EXTRACTED DATA:
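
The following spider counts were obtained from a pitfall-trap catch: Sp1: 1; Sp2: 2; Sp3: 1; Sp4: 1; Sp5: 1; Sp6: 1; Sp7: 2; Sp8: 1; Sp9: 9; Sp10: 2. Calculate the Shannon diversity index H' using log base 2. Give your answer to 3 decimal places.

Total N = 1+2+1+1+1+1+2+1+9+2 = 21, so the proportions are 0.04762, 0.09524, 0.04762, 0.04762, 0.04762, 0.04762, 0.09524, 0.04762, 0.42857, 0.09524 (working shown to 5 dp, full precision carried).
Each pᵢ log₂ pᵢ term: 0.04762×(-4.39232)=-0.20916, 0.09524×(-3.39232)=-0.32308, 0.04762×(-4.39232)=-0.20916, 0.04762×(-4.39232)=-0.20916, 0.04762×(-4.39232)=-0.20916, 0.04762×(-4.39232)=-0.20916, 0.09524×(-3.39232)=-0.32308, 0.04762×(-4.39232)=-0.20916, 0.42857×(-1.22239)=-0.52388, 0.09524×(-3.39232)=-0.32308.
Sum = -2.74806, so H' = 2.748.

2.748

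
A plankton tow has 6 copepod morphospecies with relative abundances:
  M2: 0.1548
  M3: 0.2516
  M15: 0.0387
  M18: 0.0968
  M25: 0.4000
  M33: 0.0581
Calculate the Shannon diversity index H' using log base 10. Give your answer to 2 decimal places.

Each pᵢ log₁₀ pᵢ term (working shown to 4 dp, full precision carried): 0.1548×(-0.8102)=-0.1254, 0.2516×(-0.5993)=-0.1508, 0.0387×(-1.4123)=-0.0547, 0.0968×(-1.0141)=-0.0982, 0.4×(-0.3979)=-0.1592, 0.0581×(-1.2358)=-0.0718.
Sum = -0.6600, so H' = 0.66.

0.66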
* * *
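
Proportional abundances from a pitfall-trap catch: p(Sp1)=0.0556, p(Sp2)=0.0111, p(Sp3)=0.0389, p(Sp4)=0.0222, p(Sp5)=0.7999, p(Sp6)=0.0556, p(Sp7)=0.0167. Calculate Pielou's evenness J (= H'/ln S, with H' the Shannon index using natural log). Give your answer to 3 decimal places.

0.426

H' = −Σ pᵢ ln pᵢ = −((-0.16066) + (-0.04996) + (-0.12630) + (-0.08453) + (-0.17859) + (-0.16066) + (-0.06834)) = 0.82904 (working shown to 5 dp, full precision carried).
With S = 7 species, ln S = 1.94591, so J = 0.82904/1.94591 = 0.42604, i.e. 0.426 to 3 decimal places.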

INSTRUCTIONS FOR THE TASK: Here the output must be the lines above from the line with "The following spider" to the line with "M18: 0.0968", both included, duplicated word for word and nothing else.

RESPONSE BELOW:
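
The following spider counts were obtained from a pitfall-trap catch: Sp1: 1; Sp2: 2; Sp3: 1; Sp4: 1; Sp5: 1; Sp6: 1; Sp7: 2; Sp8: 1; Sp9: 9; Sp10: 2. Calculate the Shannon diversity index H' using log base 2. Give your answer to 3 decimal places.

Total N = 1+2+1+1+1+1+2+1+9+2 = 21, so the proportions are 0.04762, 0.09524, 0.04762, 0.04762, 0.04762, 0.04762, 0.09524, 0.04762, 0.42857, 0.09524 (working shown to 5 dp, full precision carried).
Each pᵢ log₂ pᵢ term: 0.04762×(-4.39232)=-0.20916, 0.09524×(-3.39232)=-0.32308, 0.04762×(-4.39232)=-0.20916, 0.04762×(-4.39232)=-0.20916, 0.04762×(-4.39232)=-0.20916, 0.04762×(-4.39232)=-0.20916, 0.09524×(-3.39232)=-0.32308, 0.04762×(-4.39232)=-0.20916, 0.42857×(-1.22239)=-0.52388, 0.09524×(-3.39232)=-0.32308.
Sum = -2.74806, so H' = 2.748.

2.748

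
A plankton tow has 6 copepod morphospecies with relative abundances:
  M2: 0.1548
  M3: 0.2516
  M15: 0.0387
  M18: 0.0968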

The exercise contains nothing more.